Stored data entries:
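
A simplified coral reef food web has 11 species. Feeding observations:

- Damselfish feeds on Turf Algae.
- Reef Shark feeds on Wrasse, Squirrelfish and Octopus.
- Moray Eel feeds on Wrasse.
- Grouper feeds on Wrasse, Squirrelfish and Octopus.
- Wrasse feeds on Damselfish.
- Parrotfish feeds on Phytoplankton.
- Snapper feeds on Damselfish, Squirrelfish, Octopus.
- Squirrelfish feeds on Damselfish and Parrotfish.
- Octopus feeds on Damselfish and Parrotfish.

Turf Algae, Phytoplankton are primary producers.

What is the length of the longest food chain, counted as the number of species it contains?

One longest chain: Turf Algae → Damselfish → Squirrelfish → Grouper.
It has 4 species and 3 links.

4 species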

What you need to do: Each record above should be given again exactly as it appears.

Written reply:
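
A simplified coral reef food web has 11 species. Feeding observations:

- Damselfish feeds on Turf Algae.
- Reef Shark feeds on Wrasse, Squirrelfish and Octopus.
- Moray Eel feeds on Wrasse.
- Grouper feeds on Wrasse, Squirrelfish and Octopus.
- Wrasse feeds on Damselfish.
- Parrotfish feeds on Phytoplankton.
- Snapper feeds on Damselfish, Squirrelfish, Octopus.
- Squirrelfish feeds on Damselfish and Parrotfish.
- Octopus feeds on Damselfish and Parrotfish.

Turf Algae, Phytoplankton are primary producers.

What is the length of the longest food chain, counted as the number of species it contains?

One longest chain: Turf Algae → Damselfish → Squirrelfish → Grouper.
It has 4 species and 3 links.

4 species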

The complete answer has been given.